• _ASSIGNMENT_
Reproduce, without any change, the span of lines from the opening of the records below to the line containing "Per site, compute", inclusive.

• _AVAILABLE DATA_

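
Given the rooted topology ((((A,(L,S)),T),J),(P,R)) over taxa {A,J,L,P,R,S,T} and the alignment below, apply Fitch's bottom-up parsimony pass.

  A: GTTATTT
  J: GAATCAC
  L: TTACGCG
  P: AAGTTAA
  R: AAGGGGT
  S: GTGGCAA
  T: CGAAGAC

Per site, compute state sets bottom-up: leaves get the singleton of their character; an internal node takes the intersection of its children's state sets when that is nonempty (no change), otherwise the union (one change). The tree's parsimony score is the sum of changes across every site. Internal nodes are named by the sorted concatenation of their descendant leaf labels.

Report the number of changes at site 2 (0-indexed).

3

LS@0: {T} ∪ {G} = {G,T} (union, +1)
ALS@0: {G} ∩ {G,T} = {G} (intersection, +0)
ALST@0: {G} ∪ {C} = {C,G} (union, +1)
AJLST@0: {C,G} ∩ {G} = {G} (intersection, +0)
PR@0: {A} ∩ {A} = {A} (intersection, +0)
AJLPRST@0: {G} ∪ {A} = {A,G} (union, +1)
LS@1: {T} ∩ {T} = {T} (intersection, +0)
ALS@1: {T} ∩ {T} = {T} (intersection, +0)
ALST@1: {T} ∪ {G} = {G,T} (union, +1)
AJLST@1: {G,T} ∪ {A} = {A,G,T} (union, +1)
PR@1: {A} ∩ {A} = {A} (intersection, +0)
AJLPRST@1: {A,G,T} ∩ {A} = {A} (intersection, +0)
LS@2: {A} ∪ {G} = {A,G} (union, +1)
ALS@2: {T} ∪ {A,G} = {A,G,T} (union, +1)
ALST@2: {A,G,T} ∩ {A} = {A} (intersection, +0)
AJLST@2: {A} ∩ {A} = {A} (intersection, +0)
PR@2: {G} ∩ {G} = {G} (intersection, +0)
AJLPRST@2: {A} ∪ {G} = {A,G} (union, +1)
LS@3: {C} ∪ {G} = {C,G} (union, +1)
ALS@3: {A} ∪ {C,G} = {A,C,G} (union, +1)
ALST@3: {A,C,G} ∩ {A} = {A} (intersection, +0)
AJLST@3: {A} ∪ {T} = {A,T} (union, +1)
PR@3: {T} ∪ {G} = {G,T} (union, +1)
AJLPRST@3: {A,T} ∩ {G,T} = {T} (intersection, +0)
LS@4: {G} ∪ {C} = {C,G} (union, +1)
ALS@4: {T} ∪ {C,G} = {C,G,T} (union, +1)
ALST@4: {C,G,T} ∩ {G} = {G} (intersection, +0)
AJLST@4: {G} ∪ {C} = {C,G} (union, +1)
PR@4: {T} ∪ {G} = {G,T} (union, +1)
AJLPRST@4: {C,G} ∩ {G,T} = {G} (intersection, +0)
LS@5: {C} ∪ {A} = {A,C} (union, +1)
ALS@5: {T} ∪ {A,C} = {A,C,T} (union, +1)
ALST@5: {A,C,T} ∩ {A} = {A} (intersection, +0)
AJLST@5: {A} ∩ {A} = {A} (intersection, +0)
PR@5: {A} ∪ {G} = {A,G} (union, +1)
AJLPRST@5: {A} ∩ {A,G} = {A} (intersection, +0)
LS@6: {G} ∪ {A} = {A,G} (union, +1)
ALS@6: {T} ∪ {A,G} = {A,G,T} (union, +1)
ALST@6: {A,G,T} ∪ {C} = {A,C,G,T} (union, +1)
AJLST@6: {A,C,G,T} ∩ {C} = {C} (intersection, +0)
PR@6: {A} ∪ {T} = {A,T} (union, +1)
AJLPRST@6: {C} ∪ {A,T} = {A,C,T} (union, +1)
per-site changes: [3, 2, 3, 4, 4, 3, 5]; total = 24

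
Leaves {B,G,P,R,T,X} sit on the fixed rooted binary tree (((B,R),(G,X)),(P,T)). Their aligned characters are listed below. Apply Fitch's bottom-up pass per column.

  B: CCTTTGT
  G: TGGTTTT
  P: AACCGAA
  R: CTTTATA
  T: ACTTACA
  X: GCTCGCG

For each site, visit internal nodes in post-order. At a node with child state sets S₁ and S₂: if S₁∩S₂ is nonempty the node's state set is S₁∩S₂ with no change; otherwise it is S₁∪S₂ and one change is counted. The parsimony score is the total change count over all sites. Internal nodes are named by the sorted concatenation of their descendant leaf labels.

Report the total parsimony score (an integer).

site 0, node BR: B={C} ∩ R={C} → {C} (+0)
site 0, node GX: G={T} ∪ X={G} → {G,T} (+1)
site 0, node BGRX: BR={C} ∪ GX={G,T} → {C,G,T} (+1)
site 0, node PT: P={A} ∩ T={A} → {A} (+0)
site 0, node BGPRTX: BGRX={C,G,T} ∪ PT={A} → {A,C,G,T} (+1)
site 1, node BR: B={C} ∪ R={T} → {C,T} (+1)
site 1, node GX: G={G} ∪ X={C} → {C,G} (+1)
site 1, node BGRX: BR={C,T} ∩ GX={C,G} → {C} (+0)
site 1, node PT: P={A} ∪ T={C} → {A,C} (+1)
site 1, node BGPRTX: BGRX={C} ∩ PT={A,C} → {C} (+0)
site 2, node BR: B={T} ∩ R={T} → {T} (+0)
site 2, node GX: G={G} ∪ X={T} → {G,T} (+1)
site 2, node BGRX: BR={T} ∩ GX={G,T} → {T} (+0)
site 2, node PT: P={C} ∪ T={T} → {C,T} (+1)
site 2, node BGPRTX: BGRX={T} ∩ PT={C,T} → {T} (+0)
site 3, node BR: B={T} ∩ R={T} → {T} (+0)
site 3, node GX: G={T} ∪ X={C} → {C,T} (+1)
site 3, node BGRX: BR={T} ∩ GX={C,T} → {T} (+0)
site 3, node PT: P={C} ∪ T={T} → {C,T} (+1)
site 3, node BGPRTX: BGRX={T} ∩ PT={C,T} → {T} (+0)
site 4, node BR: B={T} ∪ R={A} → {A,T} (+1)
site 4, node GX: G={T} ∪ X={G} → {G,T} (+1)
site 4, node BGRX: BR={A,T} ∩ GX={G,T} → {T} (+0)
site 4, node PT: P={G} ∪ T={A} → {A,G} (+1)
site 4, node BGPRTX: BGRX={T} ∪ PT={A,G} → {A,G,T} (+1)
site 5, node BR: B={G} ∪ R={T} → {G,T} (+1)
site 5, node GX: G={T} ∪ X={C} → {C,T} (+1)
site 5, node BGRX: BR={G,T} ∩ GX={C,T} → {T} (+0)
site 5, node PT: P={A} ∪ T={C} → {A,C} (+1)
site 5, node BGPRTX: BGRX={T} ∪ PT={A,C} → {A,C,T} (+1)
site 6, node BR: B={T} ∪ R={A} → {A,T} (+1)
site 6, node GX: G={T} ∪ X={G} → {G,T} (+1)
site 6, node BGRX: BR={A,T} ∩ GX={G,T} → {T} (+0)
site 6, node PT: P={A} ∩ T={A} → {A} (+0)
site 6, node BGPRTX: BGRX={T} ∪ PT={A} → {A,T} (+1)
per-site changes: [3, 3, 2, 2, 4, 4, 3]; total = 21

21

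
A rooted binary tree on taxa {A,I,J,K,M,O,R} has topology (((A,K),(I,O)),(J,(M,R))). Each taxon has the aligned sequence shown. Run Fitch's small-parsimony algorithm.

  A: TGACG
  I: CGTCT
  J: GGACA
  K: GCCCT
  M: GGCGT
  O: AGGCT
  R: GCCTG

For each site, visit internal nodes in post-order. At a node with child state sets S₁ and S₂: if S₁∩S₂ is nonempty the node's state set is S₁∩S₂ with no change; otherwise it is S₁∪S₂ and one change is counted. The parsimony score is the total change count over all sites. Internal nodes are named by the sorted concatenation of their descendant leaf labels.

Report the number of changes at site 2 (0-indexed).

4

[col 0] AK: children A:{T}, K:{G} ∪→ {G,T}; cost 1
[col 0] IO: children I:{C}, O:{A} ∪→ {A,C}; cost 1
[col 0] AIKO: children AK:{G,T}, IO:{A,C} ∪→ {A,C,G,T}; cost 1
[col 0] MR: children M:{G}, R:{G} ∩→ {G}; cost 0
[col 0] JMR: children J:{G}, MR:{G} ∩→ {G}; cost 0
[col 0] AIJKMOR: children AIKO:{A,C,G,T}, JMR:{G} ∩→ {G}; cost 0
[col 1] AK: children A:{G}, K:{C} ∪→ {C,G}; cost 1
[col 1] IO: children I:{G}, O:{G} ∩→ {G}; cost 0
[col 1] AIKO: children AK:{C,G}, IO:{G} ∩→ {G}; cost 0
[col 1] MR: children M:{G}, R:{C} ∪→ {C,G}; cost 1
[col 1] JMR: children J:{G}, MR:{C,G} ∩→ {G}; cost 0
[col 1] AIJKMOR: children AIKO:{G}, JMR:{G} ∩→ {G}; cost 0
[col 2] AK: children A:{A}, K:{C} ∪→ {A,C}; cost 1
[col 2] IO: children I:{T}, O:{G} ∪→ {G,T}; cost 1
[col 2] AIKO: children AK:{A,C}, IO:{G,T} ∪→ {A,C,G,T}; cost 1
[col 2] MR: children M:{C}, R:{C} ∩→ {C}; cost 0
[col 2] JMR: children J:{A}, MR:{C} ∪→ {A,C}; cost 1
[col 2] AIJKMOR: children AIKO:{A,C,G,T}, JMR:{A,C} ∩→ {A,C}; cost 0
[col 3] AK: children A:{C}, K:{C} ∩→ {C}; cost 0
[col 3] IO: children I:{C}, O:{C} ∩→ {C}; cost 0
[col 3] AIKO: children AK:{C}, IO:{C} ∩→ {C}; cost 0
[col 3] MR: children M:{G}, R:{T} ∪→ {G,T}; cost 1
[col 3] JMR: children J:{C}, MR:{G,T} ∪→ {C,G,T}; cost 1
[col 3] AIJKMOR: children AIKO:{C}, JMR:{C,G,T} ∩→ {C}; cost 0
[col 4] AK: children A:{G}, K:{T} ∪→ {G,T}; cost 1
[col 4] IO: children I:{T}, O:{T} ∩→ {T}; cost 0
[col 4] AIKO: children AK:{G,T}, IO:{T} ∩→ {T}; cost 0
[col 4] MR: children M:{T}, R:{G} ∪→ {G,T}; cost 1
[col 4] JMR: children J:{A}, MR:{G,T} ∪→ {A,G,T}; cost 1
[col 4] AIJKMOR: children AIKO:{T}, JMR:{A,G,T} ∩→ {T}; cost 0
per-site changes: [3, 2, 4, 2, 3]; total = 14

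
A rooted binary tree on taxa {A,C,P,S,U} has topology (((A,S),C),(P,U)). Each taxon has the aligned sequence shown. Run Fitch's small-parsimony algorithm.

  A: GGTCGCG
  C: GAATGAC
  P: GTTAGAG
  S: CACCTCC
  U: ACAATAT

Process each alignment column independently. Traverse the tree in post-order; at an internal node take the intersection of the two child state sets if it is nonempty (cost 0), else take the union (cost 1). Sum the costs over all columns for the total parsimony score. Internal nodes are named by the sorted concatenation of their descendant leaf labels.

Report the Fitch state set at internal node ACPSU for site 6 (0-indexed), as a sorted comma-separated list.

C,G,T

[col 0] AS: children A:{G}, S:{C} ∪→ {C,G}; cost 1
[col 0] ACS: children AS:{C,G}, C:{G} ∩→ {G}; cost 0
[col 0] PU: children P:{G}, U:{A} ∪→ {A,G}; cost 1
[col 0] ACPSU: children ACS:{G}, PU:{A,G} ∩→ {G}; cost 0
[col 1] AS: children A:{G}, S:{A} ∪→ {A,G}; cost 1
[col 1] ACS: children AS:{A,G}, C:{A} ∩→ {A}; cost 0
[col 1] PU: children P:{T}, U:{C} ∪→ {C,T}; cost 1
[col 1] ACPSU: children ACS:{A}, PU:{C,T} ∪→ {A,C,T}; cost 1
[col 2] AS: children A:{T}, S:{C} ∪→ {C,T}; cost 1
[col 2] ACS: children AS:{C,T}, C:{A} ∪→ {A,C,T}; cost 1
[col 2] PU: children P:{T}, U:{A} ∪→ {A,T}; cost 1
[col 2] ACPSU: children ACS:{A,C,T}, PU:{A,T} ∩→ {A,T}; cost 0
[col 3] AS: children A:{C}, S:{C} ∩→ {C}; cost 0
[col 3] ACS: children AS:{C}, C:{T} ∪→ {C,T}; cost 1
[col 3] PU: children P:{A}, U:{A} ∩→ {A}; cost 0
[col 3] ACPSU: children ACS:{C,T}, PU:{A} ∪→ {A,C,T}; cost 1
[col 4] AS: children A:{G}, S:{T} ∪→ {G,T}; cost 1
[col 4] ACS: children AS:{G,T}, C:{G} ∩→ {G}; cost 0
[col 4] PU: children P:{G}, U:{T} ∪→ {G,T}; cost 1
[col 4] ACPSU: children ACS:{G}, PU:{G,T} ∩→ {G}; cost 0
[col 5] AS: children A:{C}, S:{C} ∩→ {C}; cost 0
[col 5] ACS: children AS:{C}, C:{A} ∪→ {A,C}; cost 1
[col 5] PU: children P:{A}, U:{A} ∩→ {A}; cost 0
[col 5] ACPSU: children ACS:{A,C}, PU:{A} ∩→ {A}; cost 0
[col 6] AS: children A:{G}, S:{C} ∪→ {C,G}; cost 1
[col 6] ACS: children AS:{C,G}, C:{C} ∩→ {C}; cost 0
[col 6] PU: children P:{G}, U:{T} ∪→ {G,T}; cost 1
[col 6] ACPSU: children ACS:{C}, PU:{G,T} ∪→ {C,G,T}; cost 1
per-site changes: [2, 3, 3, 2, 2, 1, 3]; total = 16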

• _RESPONSE BOX_
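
Given the rooted topology ((((A,(L,S)),T),J),(P,R)) over taxa {A,J,L,P,R,S,T} and the alignment below, apply Fitch's bottom-up parsimony pass.

  A: GTTATTT
  J: GAATCAC
  L: TTACGCG
  P: AAGTTAA
  R: AAGGGGT
  S: GTGGCAA
  T: CGAAGAC

Per site, compute state sets bottom-up: leaves get the singleton of their character; an internal node takes the intersection of its children's state sets when that is nonempty (no change), otherwise the union (one change). The tree's parsimony score is the sum of changes across every site. Internal nodes are named by the sorted concatenation of their descendant leaf labels.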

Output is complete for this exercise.